[Stored items]
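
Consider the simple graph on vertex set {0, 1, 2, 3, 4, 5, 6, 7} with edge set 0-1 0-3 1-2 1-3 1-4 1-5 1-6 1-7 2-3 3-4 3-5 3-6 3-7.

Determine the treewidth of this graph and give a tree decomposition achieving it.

Treewidth 2.
Bags: B1 = {1, 3, 7}  B2 = {1, 3, 4}  B3 = {1, 3, 5}  B4 = {1, 3, 6}  B5 = {0, 1, 3}  B6 = {1, 2, 3}
Tree: B1–B2, B1–B3, B3–B4, B1–B5, B5–B6

Every bag has size at most 3, so the width is 3 − 1 = 2 and tw(G) ≤ 2. Conversely, {0, 1, 3} is a clique of size 3, and the vertices of any clique must share a bag in every tree decomposition; so some bag has ≥ 3 vertices and tw(G) ≥ 2. Hence tw(G) = 2 exactly.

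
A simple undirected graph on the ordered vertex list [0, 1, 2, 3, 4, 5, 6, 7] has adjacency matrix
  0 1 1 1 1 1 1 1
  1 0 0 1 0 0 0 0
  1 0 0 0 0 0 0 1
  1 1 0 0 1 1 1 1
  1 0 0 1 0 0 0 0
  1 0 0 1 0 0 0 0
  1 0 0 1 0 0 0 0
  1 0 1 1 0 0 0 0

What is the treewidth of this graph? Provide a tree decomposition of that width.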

Directions for this task - Only the lines from the one with "1 0 1 1 0 0 0 0" to the end of the entries above belong in your answer. Retype them exactly.

Result of the task -
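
  1 0 1 1 0 0 0 0

What is the treewidth of this graph? Provide a tree decomposition of that width.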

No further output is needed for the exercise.